### [What you will do]
Print each line once more, unchanged, from the line holding "A geotechnical analysis requires the quantity below. A gravity" to the end of the listing below.
---+---
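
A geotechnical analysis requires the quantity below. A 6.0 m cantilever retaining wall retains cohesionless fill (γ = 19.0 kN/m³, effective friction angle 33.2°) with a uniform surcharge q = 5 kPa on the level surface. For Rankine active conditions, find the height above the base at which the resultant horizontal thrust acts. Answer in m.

2.08 m

K_a = 0.2924.
Triangular part P₁ = ½K_aγH² = 99.99 at H/3 = 2.000 m; rectangular part P₂ = K_a q H = 8.771 at H/2 = 3.000 m.
ȳ = (P₁·2.000 + P₂·3.000)/(P₁+P₂) = 2.081 m.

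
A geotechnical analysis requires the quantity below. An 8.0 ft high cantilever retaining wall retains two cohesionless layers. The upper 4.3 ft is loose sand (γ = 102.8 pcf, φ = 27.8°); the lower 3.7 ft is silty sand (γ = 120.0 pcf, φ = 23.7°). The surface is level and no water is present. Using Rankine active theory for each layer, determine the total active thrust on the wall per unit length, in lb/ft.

K_a1 = tan²(45°−27.8°/2) = 0.3639; K_a2 = tan²(45°−23.7°/2) = 0.4266.
Layer 1: σ at base = K_a1 γ₁ h₁ = 160.9 psf; P₁ = ½×160.9×4.3 = 345.8.
Layer 2: σ_v at top = γ₁h₁ = 442.0; σ_h top = K_a2×442.0 = 188.6; σ_h base = K_a2×(442.0+120.0×3.7) = 378.0.
P₂ = ½(188.6+378.0)×3.7 = 1048. Total P_a = 345.8+1048 = 1394 lb/ft.

1390 lb/ft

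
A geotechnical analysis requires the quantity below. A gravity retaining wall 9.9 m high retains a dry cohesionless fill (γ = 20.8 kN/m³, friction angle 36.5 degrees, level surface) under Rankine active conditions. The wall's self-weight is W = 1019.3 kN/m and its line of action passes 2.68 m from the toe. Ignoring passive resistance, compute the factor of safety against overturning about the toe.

3.20

K_a = tan²(45° − 36.5°/2) = 0.2541.
P_a = ½K_aγH² = 0.5×0.2541×20.8×9.9² = 259.0 kN/m, acting at H/3 = 3.300 m above the base.
Overturning moment M_o = P_a × H/3 = 259.0 × 3.300 = 854.6.
Resisting moment M_r = W × 2.68 = 1019.3 × 2.68 = 2732.
FS_overturning = M_r/M_o = 2732/854.6 = 3.197.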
---+---
### [Exercise result]
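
A geotechnical analysis requires the quantity below. A gravity retaining wall 9.9 m high retains a dry cohesionless fill (γ = 20.8 kN/m³, friction angle 36.5 degrees, level surface) under Rankine active conditions. The wall's self-weight is W = 1019.3 kN/m and its line of action passes 2.68 m from the toe. Ignoring passive resistance, compute the factor of safety against overturning about the toe.

3.20

K_a = tan²(45° − 36.5°/2) = 0.2541.
P_a = ½K_aγH² = 0.5×0.2541×20.8×9.9² = 259.0 kN/m, acting at H/3 = 3.300 m above the base.
Overturning moment M_o = P_a × H/3 = 259.0 × 3.300 = 854.6.
Resisting moment M_r = W × 2.68 = 1019.3 × 2.68 = 2732.
FS_overturning = M_r/M_o = 2732/854.6 = 3.197.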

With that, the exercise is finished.